§ **Entries shown**

=== Section Start ===

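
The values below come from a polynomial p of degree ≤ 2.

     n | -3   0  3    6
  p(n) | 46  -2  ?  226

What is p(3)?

On equispaced nodes a degree-2 polynomial has vanishing third forward difference, so
  - p(-3) + 3·p(0) - 3·p(3) + p(6) = 0.
Substituting the known values and solving for p(3):
  -3·p(3) = -174
  p(3) = 58.

58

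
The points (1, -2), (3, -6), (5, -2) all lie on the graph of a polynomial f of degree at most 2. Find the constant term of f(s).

3

Write f(s) = as^2 + bs + c. Substituting each data point gives a linear system:
  a + b + c = -2
  9a + 3b + c = -6
  25a + 5b + c = -2
Solving the system yields a = 1, b = -6, c = 3.
So f(s) = s² - 6s + 3.
The constant term is 3.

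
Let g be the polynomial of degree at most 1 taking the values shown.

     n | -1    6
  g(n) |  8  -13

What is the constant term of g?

Write g(n) = an + b. Substituting each data point gives a linear system:
  -a + b = 8
  6a + b = -13
Solving the system yields a = -3, b = 5.
So g(n) = -3n + 5.
The constant term is 5.

5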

=== Section End ===

§ **Aim of the task**
Copy the records above, keeping each line identical.

§ **Solution for this problem**
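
The values below come from a polynomial p of degree ≤ 2.

     n | -3   0  3    6
  p(n) | 46  -2  ?  226

What is p(3)?

On equispaced nodes a degree-2 polynomial has vanishing third forward difference, so
  - p(-3) + 3·p(0) - 3·p(3) + p(6) = 0.
Substituting the known values and solving for p(3):
  -3·p(3) = -174
  p(3) = 58.

58

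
The points (1, -2), (3, -6), (5, -2) all lie on the graph of a polynomial f of degree at most 2. Find the constant term of f(s).

3

Write f(s) = as^2 + bs + c. Substituting each data point gives a linear system:
  a + b + c = -2
  9a + 3b + c = -6
  25a + 5b + c = -2
Solving the system yields a = 1, b = -6, c = 3.
So f(s) = s² - 6s + 3.
The constant term is 3.

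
Let g be the polynomial of degree at most 1 taking the values shown.

     n | -1    6
  g(n) |  8  -13

What is the constant term of g?

Write g(n) = an + b. Substituting each data point gives a linear system:
  -a + b = 8
  6a + b = -13
Solving the system yields a = -3, b = 5.
So g(n) = -3n + 5.
The constant term is 5.

5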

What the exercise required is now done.